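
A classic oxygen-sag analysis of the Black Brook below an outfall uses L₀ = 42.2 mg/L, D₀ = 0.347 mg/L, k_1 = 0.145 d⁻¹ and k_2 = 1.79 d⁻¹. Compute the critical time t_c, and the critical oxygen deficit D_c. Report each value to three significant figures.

t_c ≈ 1.47 d; D_c ≈ 2.76 mg/L

With k_2/k_1 = 12.34 and 1 − D₀(k_2−k_1)/(k_1 L₀) = 0.9067,
t_c = ln(12.34 × 0.9067) / (1.79 − 0.145) = ln(11.19) / 1.645 = 2.415/1.645 = 1.468 d.
D_c = (k_1/k_2) L₀ e^(−k_1 t_c) = (0.145/1.79) × 42.2 × e^(−0.145×1.468) = 0.08101 × 42.2 × 0.8082 = 2.763 mg/L.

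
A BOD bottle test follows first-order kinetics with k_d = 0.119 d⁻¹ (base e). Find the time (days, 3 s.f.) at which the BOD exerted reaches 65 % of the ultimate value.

y/L₀ = 1 − e^(−k_d t) = 0.65 ⇒ e^(−k_d t) = 0.350
t = −ln(0.350) / 0.119 = 1.050 / 0.119 = 8.822 d.

t ≈ 8.82 d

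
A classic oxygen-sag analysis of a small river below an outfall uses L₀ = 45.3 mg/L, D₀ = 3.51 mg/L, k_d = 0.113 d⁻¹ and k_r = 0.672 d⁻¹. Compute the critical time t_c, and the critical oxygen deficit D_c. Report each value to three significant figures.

t_c ≈ 2.32 d; D_c ≈ 5.86 mg/L

With k_r/k_d = 5.947 and 1 − D₀(k_r−k_d)/(k_d L₀) = 0.6167,
t_c = ln(5.947 × 0.6167) / (0.672 − 0.113) = ln(3.667) / 0.5590 = 1.299/0.5590 = 2.325 d.
L(t_c) = L₀ e^(−k_d t_c) = 45.3 × 0.7690 = 34.83 mg/L, and at the critical point k_r D_c = k_d L, so D_c = (0.113/0.672) × 34.83 = 5.858 mg/L.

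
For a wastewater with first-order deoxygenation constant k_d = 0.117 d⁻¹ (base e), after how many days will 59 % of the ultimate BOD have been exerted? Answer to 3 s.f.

t ≈ 7.62 d

y/L₀ = 1 − e^(−k_d t) = 0.59 ⇒ e^(−k_d t) = 0.410
t = −ln(0.410) / 0.117 = 0.8916 / 0.117 = 7.620 d.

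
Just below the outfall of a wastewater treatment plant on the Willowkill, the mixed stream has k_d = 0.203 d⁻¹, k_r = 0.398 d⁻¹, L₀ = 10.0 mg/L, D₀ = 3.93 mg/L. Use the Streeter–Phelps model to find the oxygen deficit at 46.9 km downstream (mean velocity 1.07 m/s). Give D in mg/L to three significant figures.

D ≈ 4.10 mg/L

Travel time t = x/v = 46.9 km / (1.07 m/s) = 46900 m / 1.07 m/s = 43830 s = 0.5073 d.
k_d L₀/(k_r−k_d) = 0.203×10.0/(0.398−0.203) = 2.030/0.1950 = 10.41 mg/L.
e^(−k_d t) = e^(−0.203×0.5073) = 0.9021; e^(−k_r t) = e^(−0.398×0.5073) = 0.8172.
D = 10.41 × (0.9021 − 0.8172) + 3.93 × 0.8172 = 0.8846 + 3.211 = 4.096 mg/L.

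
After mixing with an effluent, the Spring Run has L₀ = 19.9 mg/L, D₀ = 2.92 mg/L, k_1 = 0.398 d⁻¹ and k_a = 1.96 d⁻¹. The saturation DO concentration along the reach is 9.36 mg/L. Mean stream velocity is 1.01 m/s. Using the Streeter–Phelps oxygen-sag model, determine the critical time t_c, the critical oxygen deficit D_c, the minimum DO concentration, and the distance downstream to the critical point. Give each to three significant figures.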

=======

== TO DO ==
In the material above, find the line with "Just below the"; then copy it and every line after it, exactly, through the end.

== SOLUTION BELOW ==
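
Just below the outfall of a wastewater treatment plant on the Willowkill, the mixed stream has k_d = 0.203 d⁻¹, k_r = 0.398 d⁻¹, L₀ = 10.0 mg/L, D₀ = 3.93 mg/L. Use the Streeter–Phelps model to find the oxygen deficit at 46.9 km downstream (mean velocity 1.07 m/s). Give D in mg/L to three significant figures.

D ≈ 4.10 mg/L

Travel time t = x/v = 46.9 km / (1.07 m/s) = 46900 m / 1.07 m/s = 43830 s = 0.5073 d.
k_d L₀/(k_r−k_d) = 0.203×10.0/(0.398−0.203) = 2.030/0.1950 = 10.41 mg/L.
e^(−k_d t) = e^(−0.203×0.5073) = 0.9021; e^(−k_r t) = e^(−0.398×0.5073) = 0.8172.
D = 10.41 × (0.9021 − 0.8172) + 3.93 × 0.8172 = 0.8846 + 3.211 = 4.096 mg/L.

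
After mixing with an effluent, the Spring Run has L₀ = 19.9 mg/L, D₀ = 2.92 mg/L, k_1 = 0.398 d⁻¹ and k_a = 1.96 d⁻¹. The saturation DO concentration along the reach is 9.36 mg/L. Mean stream velocity is 1.01 m/s. Using the Streeter–Phelps oxygen-sag model, determine the critical time t_c, the critical oxygen deficit D_c, the minimum DO concentration, and the distance downstream to the critical point. Give each to three significant figures.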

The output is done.